_BRIEF:_
Reproduce every line in the listing that contains the word "language".

_INPUT DATA:_
##########

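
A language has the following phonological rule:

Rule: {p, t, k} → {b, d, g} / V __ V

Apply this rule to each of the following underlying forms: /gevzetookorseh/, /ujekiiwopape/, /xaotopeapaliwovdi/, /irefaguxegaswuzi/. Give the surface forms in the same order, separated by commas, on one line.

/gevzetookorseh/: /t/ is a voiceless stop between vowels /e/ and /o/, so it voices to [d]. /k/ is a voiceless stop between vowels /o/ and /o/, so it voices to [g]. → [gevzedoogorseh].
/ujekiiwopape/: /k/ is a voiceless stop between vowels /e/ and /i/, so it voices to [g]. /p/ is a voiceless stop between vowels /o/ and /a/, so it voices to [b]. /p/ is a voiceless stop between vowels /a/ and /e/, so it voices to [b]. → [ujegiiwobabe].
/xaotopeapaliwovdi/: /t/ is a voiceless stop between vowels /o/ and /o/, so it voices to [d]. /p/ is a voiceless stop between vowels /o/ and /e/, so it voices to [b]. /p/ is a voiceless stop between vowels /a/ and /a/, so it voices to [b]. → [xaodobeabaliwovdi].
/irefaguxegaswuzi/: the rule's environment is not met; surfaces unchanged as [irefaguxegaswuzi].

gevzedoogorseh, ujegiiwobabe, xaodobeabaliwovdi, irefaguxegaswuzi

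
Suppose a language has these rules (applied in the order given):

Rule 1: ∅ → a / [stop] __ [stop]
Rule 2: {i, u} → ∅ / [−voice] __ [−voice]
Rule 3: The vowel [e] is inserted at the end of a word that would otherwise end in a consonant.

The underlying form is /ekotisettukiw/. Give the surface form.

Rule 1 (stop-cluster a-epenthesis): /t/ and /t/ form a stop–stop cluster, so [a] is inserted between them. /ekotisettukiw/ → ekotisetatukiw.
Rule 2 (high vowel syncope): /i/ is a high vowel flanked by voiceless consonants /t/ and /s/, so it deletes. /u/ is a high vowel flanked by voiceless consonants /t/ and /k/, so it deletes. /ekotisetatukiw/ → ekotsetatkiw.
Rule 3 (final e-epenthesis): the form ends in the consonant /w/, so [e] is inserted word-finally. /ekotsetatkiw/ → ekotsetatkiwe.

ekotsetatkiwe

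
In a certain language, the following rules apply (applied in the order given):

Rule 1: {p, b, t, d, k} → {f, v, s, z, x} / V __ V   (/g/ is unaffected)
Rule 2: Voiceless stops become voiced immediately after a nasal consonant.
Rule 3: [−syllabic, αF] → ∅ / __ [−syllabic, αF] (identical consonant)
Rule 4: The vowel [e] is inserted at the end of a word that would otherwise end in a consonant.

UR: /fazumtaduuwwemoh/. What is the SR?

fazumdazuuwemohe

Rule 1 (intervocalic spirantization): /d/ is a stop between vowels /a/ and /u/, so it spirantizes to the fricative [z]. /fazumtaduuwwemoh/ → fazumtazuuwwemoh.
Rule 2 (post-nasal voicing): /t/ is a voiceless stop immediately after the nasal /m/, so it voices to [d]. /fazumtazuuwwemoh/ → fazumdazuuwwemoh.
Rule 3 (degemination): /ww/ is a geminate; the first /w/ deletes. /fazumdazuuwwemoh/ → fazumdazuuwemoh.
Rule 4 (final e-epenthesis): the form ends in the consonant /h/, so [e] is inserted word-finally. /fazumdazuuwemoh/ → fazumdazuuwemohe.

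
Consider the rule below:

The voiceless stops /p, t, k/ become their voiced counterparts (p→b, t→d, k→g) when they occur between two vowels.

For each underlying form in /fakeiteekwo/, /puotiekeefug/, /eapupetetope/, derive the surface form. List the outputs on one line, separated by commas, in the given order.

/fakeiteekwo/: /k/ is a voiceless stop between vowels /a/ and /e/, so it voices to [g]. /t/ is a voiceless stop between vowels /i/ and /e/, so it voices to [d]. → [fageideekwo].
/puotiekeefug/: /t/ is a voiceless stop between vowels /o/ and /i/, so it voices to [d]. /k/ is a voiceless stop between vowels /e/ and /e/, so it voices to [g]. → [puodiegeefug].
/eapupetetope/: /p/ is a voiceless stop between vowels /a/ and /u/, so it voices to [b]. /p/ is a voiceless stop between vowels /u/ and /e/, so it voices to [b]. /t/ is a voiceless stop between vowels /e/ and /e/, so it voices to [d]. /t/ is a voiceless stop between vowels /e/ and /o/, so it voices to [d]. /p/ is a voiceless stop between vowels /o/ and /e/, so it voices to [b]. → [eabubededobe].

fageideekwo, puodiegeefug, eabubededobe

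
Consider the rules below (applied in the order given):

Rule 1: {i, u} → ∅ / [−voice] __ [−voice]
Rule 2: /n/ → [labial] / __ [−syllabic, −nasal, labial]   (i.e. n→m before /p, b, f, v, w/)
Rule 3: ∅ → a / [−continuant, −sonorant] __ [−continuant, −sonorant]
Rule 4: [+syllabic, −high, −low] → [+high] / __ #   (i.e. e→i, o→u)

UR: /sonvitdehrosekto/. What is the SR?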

##########

_ANSWER TO THE EXERCISE:_
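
A language has the following phonological rule:
Suppose a language has these rules (applied in the order given):
In a certain language, the following rules apply (applied in the order given):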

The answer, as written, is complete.